[[ Provided records open ]]

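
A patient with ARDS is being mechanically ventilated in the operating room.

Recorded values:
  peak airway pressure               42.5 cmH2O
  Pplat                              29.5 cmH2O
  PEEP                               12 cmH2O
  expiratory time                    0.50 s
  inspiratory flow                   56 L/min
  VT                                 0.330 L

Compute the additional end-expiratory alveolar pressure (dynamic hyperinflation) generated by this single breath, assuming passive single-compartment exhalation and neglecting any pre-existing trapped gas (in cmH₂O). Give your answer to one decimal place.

Flow: 56 L/min ÷ 60 = 0.9333 L/s.
R = (PIP − Pplat)/V̇ = (42.5 − 29.5) / 0.9333 = 13.0/0.9333 = 13.929 cmH2O·s/L.
C = Vt/(Pplat − PEEP) = 330.0 / (29.5 − 12) = 330.0/17.5 = 18.857 mL/cmH2O.
τ = R × C = 13.929 × 0.01886 L/cmH2O = 0.2627 s.
Fraction remaining = e^(−Te/τ) = e^(−0.50/0.2627) = 0.1491; trapped volume = 330.0 × 0.1491 = 49.203 mL.
Additional alveolar pressure from trapping ≈ V_trapped / C = 49.203 / 18.857 = 2.609 cmH2O.

2.6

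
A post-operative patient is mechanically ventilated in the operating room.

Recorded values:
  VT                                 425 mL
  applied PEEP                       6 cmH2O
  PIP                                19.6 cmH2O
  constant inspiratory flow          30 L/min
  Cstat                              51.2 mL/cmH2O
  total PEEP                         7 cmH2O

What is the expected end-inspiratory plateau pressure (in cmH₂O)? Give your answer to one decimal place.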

[[ Provided records closed ]]

Would you set down exactly the lines from the line with "A post-operative patient" through the last one in the material?

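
A post-operative patient is mechanically ventilated in the operating room.

Recorded values:
  VT                                 425 mL
  applied PEEP                       6 cmH2O
  PIP                                19.6 cmH2O
  constant inspiratory flow          30 L/min
  Cstat                              51.2 mL/cmH2O
  total PEEP                         7 cmH2O

What is the expected end-inspiratory plateau pressure (in cmH₂O)? Give your answer to one decimal place.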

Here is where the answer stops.